[Stored data entries]

"""

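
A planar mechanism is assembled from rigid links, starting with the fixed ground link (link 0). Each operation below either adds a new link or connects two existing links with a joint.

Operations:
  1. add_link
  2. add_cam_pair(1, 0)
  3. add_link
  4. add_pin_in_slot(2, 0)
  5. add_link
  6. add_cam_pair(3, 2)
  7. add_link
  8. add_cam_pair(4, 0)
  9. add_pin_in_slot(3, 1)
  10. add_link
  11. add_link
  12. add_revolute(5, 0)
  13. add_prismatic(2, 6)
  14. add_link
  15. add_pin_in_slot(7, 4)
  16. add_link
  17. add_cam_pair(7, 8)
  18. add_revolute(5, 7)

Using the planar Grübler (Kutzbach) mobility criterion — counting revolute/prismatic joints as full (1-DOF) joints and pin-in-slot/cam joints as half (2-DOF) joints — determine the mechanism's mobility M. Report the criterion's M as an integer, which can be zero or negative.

M = 11

L=1 J1=0 J2=0
add link → L=2 J1=0 J2=0
C@1,0 dof=2 J2 → L=2 J1=0 J2=1
add link → L=3 J1=0 J2=1
PS@2,0 dof=2 J2 → L=3 J1=0 J2=2
add link → L=4 J1=0 J2=2
C@3,2 dof=2 J2 → L=4 J1=0 J2=3
add link → L=5 J1=0 J2=3
C@4,0 dof=2 J2 → L=5 J1=0 J2=4
PS@3,1 dof=2 J2 → L=5 J1=0 J2=5
add link → L=6 J1=0 J2=5
add link → L=7 J1=0 J2=5
R@5,0 dof=1 J1 → L=7 J1=1 J2=5
P@2,6 dof=1 J1 → L=7 J1=2 J2=5
add link → L=8 J1=2 J2=5
PS@7,4 dof=2 J2 → L=8 J1=2 J2=6
add link → L=9 J1=2 J2=6
C@7,8 dof=2 J2 → L=9 J1=2 J2=7
R@5,7 dof=1 J1 → L=9 J1=3 J2=7
M=3(L−1)−2J1−J2=3·8−2·3−7=11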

"""

[Your goal]: Beginning with the line that has "11. add_link" and ending with the line that has "18. add_revolute(5, 7)", set down the lines above exactly and include no others.

[Exercise result]:
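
  11. add_link
  12. add_revolute(5, 0)
  13. add_prismatic(2, 6)
  14. add_link
  15. add_pin_in_slot(7, 4)
  16. add_link
  17. add_cam_pair(7, 8)
  18. add_revolute(5, 7)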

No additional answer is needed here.